Task to carry out: The first line of the entries through the line bearing "Langton's ant walks": copy these lines exactly and return nothing else.

[Dataset entries]
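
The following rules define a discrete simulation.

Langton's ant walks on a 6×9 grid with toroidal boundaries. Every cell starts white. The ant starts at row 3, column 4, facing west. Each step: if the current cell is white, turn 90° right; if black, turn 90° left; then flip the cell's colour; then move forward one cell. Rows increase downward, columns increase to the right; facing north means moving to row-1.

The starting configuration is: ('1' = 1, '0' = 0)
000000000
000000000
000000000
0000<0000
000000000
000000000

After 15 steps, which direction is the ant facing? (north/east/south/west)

north

gen 0: 000000000
000000000
000000000
0000<0000
000000000
000000000
gen 1: 000000000
000000000
0000^0000
000010000
000000000
000000000
gen 2: 000000000
000000000
00001>000
000010000
000000000
000000000
gen 3: 000000000
000000000
000011000
00001v000
000000000
000000000
gen 4: 000000000
000000000
000011000
0000<1000
000000000
000000000
gen 5: 000000000
000000000
000011000
000001000
0000v0000
000000000
gen 6: 000000000
000000000
000011000
000001000
000<10000
000000000
gen 7: 000000000
000000000
000011000
000^01000
000110000
000000000
gen 8: 000000000
000000000
000011000
0001>1000
000110000
000000000
gen 9: 000000000
000000000
000011000
000111000
0001v0000
000000000
gen 10: 000000000
000000000
000011000
000111000
00010>000
000000000
gen 11: 000000000
000000000
000011000
000111000
000101000
00000v000
gen 12: 000000000
000000000
000011000
000111000
000101000
0000<1000
gen 13: 000000000
000000000
000011000
000111000
0001^1000
000011000
gen 14: 000000000
000000000
000011000
000111000
00011>000
000011000
gen 15: 000000000
000000000
000011000
00011^000
000110000
000011000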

Solution for this problem:
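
The following rules define a discrete simulation.

Langton's ant walks on a 6×9 grid with toroidal boundaries. Every cell starts white. The ant starts at row 3, column 4, facing west. Each step: if the current cell is white, turn 90° right; if black, turn 90° left; then flip the cell's colour; then move forward one cell. Rows increase downward, columns increase to the right; facing north means moving to row-1.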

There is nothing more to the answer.